▶ ACTIVITY:
Would you transcribe the line containing "Transformation: collapse the" and every line after it, through the end of the records below, exactly and with nothing else?

▶ MATERIAL FOR THIS EXERCISE:
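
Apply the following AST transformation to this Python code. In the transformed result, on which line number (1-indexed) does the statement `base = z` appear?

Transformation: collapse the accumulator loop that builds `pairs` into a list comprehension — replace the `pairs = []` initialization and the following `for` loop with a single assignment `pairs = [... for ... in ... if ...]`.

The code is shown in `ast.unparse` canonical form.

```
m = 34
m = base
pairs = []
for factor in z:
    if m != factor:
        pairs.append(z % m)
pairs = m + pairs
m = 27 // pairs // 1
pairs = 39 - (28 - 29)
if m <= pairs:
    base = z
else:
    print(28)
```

8

Transformed code:
m = 34
m = base
pairs = [z % m for factor in z if m != factor]
pairs = m + pairs
m = 27 // pairs // 1
pairs = 39 - (28 - 29)
if m <= pairs:
    base = z
else:
    print(28)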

▶ YOUR RESPONSE:
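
Transformation: collapse the accumulator loop that builds `pairs` into a list comprehension — replace the `pairs = []` initialization and the following `for` loop with a single assignment `pairs = [... for ... in ... if ...]`.

The code is shown in `ast.unparse` canonical form.

```
m = 34
m = base
pairs = []
for factor in z:
    if m != factor:
        pairs.append(z % m)
pairs = m + pairs
m = 27 // pairs // 1
pairs = 39 - (28 - 29)
if m <= pairs:
    base = z
else:
    print(28)
```

8

Transformed code:
m = 34
m = base
pairs = [z % m for factor in z if m != factor]
pairs = m + pairs
m = 27 // pairs // 1
pairs = 39 - (28 - 29)
if m <= pairs:
    base = z
else:
    print(28)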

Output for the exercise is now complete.